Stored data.

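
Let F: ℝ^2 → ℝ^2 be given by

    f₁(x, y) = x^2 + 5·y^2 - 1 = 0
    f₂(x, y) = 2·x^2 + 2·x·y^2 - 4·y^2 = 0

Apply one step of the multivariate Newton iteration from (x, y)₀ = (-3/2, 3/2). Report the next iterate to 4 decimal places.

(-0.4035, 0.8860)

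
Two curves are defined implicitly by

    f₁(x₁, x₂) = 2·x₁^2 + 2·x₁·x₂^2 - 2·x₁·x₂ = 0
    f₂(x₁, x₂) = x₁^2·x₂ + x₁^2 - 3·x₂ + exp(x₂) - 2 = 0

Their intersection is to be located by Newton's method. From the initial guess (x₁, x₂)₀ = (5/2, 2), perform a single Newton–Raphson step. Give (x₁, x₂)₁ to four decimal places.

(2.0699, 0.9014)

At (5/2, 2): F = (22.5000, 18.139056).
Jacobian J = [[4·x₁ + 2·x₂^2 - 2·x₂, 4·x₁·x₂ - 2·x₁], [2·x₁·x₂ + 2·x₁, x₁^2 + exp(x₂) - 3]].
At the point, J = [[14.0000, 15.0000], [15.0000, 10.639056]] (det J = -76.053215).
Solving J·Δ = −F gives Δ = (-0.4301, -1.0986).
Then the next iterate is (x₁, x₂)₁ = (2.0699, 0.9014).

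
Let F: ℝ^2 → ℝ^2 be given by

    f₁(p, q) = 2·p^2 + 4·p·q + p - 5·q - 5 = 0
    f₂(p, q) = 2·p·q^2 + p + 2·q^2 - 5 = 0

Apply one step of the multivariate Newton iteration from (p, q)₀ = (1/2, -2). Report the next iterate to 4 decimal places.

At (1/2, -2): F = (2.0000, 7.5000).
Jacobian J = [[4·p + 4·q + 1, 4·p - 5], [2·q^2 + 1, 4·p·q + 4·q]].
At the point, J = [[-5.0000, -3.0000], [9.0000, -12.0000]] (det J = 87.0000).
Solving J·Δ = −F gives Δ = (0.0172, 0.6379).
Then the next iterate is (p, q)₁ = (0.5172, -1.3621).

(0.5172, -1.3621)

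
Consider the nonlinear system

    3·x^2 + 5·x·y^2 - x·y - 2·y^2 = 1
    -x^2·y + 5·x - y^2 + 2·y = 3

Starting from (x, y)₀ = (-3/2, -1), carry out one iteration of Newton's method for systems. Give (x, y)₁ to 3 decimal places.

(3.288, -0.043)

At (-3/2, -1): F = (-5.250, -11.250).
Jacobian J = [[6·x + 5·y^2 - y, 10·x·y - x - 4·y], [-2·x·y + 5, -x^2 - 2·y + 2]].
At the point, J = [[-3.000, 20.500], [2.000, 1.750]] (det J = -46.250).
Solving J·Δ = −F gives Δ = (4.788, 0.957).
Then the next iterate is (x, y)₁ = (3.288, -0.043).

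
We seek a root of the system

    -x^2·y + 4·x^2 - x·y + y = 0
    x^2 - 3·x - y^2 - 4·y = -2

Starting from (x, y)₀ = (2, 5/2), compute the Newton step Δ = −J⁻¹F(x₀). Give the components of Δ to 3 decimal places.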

Aim of the exercise.
Copy every line of the records above, starting with the first, up to and including the line containing "f₂(x₁, x₂) = x₁^2·x₂".

Solution to this problem.
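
Let F: ℝ^2 → ℝ^2 be given by

    f₁(x, y) = x^2 + 5·y^2 - 1 = 0
    f₂(x, y) = 2·x^2 + 2·x·y^2 - 4·y^2 = 0

Apply one step of the multivariate Newton iteration from (x, y)₀ = (-3/2, 3/2). Report the next iterate to 4 decimal places.

(-0.4035, 0.8860)

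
Two curves are defined implicitly by

    f₁(x₁, x₂) = 2·x₁^2 + 2·x₁·x₂^2 - 2·x₁·x₂ = 0
    f₂(x₁, x₂) = x₁^2·x₂ + x₁^2 - 3·x₂ + exp(x₂) - 2 = 0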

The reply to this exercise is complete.